◆ TRY IT
Which of the lines below mention the word "passes"? Pull each one out.

◆ THE RECORDS
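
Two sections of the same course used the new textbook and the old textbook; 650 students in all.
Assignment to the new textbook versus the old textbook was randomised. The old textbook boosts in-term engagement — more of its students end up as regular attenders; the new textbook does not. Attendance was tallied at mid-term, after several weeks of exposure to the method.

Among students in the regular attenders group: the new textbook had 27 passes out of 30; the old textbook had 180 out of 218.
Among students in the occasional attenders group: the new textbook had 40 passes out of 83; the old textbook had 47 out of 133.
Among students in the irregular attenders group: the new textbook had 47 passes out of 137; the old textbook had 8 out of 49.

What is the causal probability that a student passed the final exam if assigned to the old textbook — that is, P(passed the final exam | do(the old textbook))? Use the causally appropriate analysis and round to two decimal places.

0.59

Within every mid-term attendance level the new textbook has the higher rate, yet pooled the old textbook does — Simpson's reversal.
Mid-term attendance here is a post-treatment variable shaped by the teaching method; conditioning on it would introduce bias rather than remove it. The overall comparison is the causal one.
So P(outcome | do(the old textbook)) is just the pooled rate for the old textbook: 235/400 = 0.588.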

◆ EXERCISE RESULT
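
Among students in the regular attenders group: the new textbook had 27 passes out of 30; the old textbook had 180 out of 218.
Among students in the occasional attenders group: the new textbook had 40 passes out of 83; the old textbook had 47 out of 133.
Among students in the irregular attenders group: the new textbook had 47 passes out of 137; the old textbook had 8 out of 49.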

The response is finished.